* WHAT YOU SHOULD DO:
What is needed is an exact transcription of every entry below.
--- STUDY MATERIAL Enclosed Below ---
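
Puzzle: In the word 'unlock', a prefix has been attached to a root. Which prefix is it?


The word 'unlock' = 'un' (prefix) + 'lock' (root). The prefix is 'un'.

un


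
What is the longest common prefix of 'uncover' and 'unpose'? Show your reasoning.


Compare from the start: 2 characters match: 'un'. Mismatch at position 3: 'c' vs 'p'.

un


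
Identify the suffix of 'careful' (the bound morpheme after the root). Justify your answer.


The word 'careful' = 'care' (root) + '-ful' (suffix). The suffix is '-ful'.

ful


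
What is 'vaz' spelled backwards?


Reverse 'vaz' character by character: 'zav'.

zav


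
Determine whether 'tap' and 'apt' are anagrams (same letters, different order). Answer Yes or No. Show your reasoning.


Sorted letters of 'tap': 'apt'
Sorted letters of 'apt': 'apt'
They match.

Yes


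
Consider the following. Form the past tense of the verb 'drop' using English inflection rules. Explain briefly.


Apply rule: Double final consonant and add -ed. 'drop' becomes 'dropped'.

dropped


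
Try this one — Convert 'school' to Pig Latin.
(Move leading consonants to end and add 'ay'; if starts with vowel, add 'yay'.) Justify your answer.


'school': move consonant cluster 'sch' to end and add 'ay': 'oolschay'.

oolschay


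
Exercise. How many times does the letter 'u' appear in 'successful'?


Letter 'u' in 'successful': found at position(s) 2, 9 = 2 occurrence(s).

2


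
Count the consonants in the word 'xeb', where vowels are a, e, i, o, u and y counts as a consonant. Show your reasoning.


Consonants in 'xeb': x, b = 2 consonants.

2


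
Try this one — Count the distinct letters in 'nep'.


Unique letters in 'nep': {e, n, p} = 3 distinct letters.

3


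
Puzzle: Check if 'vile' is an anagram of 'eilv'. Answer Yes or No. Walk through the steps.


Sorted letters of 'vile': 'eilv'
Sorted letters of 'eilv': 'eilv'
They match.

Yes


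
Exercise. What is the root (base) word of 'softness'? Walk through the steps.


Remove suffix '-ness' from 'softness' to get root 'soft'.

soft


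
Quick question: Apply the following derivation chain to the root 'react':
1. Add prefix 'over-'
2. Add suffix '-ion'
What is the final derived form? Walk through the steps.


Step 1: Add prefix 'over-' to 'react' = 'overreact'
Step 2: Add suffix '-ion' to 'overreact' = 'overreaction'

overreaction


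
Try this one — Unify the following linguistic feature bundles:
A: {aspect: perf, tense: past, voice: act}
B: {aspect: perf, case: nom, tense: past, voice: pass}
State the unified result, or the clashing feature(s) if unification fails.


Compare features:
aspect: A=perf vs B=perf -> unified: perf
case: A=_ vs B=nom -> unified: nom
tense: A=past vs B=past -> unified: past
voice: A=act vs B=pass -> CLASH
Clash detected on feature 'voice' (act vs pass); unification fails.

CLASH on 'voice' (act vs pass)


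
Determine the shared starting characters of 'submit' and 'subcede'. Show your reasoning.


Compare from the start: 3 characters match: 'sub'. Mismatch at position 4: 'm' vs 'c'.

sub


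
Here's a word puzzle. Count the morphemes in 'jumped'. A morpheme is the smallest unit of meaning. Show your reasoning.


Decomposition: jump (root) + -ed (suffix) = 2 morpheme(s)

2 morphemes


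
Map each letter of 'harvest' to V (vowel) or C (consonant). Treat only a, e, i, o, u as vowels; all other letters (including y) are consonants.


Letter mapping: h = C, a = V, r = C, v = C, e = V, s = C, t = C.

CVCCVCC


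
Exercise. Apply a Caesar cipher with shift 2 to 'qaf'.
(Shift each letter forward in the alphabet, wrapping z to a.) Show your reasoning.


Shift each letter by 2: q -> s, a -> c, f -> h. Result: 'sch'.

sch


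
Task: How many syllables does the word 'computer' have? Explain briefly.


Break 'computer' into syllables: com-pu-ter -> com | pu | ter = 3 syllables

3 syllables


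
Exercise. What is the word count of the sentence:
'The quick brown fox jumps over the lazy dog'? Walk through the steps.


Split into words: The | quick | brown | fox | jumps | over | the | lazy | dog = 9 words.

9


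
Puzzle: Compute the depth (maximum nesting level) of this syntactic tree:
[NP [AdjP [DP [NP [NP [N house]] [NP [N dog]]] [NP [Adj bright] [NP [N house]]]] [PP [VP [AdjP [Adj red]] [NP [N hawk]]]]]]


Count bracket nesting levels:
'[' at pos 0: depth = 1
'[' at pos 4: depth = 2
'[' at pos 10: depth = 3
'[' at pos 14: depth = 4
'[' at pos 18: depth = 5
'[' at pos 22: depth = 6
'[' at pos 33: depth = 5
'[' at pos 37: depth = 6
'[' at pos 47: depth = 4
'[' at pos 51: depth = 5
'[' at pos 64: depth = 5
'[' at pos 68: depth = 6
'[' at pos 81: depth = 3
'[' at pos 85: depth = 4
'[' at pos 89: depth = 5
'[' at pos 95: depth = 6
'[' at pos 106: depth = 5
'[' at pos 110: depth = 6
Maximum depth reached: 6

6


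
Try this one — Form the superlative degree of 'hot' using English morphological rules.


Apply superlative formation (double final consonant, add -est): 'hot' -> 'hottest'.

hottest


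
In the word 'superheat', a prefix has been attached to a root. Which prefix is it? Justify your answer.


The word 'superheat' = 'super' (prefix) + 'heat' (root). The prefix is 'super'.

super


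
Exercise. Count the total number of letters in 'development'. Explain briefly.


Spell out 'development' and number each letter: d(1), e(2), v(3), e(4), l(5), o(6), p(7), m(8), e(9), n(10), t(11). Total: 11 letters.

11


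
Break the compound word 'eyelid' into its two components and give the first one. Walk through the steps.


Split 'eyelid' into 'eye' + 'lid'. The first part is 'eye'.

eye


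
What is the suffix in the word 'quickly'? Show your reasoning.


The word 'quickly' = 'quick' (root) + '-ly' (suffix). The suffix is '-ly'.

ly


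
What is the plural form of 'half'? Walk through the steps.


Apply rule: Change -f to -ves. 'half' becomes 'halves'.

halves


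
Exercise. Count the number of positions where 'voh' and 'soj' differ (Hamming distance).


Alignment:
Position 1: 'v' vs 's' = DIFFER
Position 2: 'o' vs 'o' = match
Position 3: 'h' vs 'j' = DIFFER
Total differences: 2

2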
--- End of Enclosed STUDY MATERIAL ---
* ANSWER FOR THIS EXERCISE:
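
Puzzle: In the word 'unlock', a prefix has been attached to a root. Which prefix is it?


The word 'unlock' = 'un' (prefix) + 'lock' (root). The prefix is 'un'.

un


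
What is the longest common prefix of 'uncover' and 'unpose'? Show your reasoning.


Compare from the start: 2 characters match: 'un'. Mismatch at position 3: 'c' vs 'p'.

un


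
Identify the suffix of 'careful' (the bound morpheme after the root). Justify your answer.


The word 'careful' = 'care' (root) + '-ful' (suffix). The suffix is '-ful'.

ful


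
What is 'vaz' spelled backwards?


Reverse 'vaz' character by character: 'zav'.

zav


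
Determine whether 'tap' and 'apt' are anagrams (same letters, different order). Answer Yes or No. Show your reasoning.


Sorted letters of 'tap': 'apt'
Sorted letters of 'apt': 'apt'
They match.

Yes


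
Consider the following. Form the past tense of the verb 'drop' using English inflection rules. Explain briefly.


Apply rule: Double final consonant and add -ed. 'drop' becomes 'dropped'.

dropped


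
Try this one — Convert 'school' to Pig Latin.
(Move leading consonants to end and add 'ay'; if starts with vowel, add 'yay'.) Justify your answer.


'school': move consonant cluster 'sch' to end and add 'ay': 'oolschay'.

oolschay


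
Exercise. How many times does the letter 'u' appear in 'successful'?


Letter 'u' in 'successful': found at position(s) 2, 9 = 2 occurrence(s).

2


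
Count the consonants in the word 'xeb', where vowels are a, e, i, o, u and y counts as a consonant. Show your reasoning.


Consonants in 'xeb': x, b = 2 consonants.

2


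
Try this one — Count the distinct letters in 'nep'.


Unique letters in 'nep': {e, n, p} = 3 distinct letters.

3


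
Puzzle: Check if 'vile' is an anagram of 'eilv'. Answer Yes or No. Walk through the steps.


Sorted letters of 'vile': 'eilv'
Sorted letters of 'eilv': 'eilv'
They match.

Yes


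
Exercise. What is the root (base) word of 'softness'? Walk through the steps.


Remove suffix '-ness' from 'softness' to get root 'soft'.

soft


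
Quick question: Apply the following derivation chain to the root 'react':
1. Add prefix 'over-'
2. Add suffix '-ion'
What is the final derived form? Walk through the steps.


Step 1: Add prefix 'over-' to 'react' = 'overreact'
Step 2: Add suffix '-ion' to 'overreact' = 'overreaction'

overreaction


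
Try this one — Unify the following linguistic feature bundles:
A: {aspect: perf, tense: past, voice: act}
B: {aspect: perf, case: nom, tense: past, voice: pass}
State the unified result, or the clashing feature(s) if unification fails.


Compare features:
aspect: A=perf vs B=perf -> unified: perf
case: A=_ vs B=nom -> unified: nom
tense: A=past vs B=past -> unified: past
voice: A=act vs B=pass -> CLASH
Clash detected on feature 'voice' (act vs pass); unification fails.

CLASH on 'voice' (act vs pass)


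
Determine the shared starting characters of 'submit' and 'subcede'. Show your reasoning.


Compare from the start: 3 characters match: 'sub'. Mismatch at position 4: 'm' vs 'c'.

sub


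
Here's a word puzzle. Count the morphemes in 'jumped'. A morpheme is the smallest unit of meaning. Show your reasoning.


Decomposition: jump (root) + -ed (suffix) = 2 morpheme(s)

2 morphemes


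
Map each letter of 'harvest' to V (vowel) or C (consonant). Treat only a, e, i, o, u as vowels; all other letters (including y) are consonants.


Letter mapping: h = C, a = V, r = C, v = C, e = V, s = C, t = C.

CVCCVCC


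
Exercise. Apply a Caesar cipher with shift 2 to 'qaf'.
(Shift each letter forward in the alphabet, wrapping z to a.) Show your reasoning.


Shift each letter by 2: q -> s, a -> c, f -> h. Result: 'sch'.

sch


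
Task: How many syllables does the word 'computer' have? Explain briefly.


Break 'computer' into syllables: com-pu-ter -> com | pu | ter = 3 syllables

3 syllables


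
Exercise. What is the word count of the sentence:
'The quick brown fox jumps over the lazy dog'? Walk through the steps.


Split into words: The | quick | brown | fox | jumps | over | the | lazy | dog = 9 words.

9


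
Puzzle: Compute the depth (maximum nesting level) of this syntactic tree:
[NP [AdjP [DP [NP [NP [N house]] [NP [N dog]]] [NP [Adj bright] [NP [N house]]]] [PP [VP [AdjP [Adj red]] [NP [N hawk]]]]]]


Count bracket nesting levels:
'[' at pos 0: depth = 1
'[' at pos 4: depth = 2
'[' at pos 10: depth = 3
'[' at pos 14: depth = 4
'[' at pos 18: depth = 5
'[' at pos 22: depth = 6
'[' at pos 33: depth = 5
'[' at pos 37: depth = 6
'[' at pos 47: depth = 4
'[' at pos 51: depth = 5
'[' at pos 64: depth = 5
'[' at pos 68: depth = 6
'[' at pos 81: depth = 3
'[' at pos 85: depth = 4
'[' at pos 89: depth = 5
'[' at pos 95: depth = 6
'[' at pos 106: depth = 5
'[' at pos 110: depth = 6
Maximum depth reached: 6

6


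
Try this one — Form the superlative degree of 'hot' using English morphological rules.


Apply superlative formation (double final consonant, add -est): 'hot' -> 'hottest'.

hottest


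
In the word 'superheat', a prefix has been attached to a root. Which prefix is it? Justify your answer.


The word 'superheat' = 'super' (prefix) + 'heat' (root). The prefix is 'super'.

super


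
Exercise. Count the total number of letters in 'development'. Explain briefly.


Spell out 'development' and number each letter: d(1), e(2), v(3), e(4), l(5), o(6), p(7), m(8), e(9), n(10), t(11). Total: 11 letters.

11


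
Break the compound word 'eyelid' into its two components and give the first one. Walk through the steps.


Split 'eyelid' into 'eye' + 'lid'. The first part is 'eye'.

eye


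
What is the suffix in the word 'quickly'? Show your reasoning.


The word 'quickly' = 'quick' (root) + '-ly' (suffix). The suffix is '-ly'.

ly


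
What is the plural form of 'half'? Walk through the steps.


Apply rule: Change -f to -ves. 'half' becomes 'halves'.

halves


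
Exercise. Count the number of positions where 'voh' and 'soj' differ (Hamming distance).


Alignment:
Position 1: 'v' vs 's' = DIFFER
Position 2: 'o' vs 'o' = match
Position 3: 'h' vs 'j' = DIFFER
Total differences: 2

2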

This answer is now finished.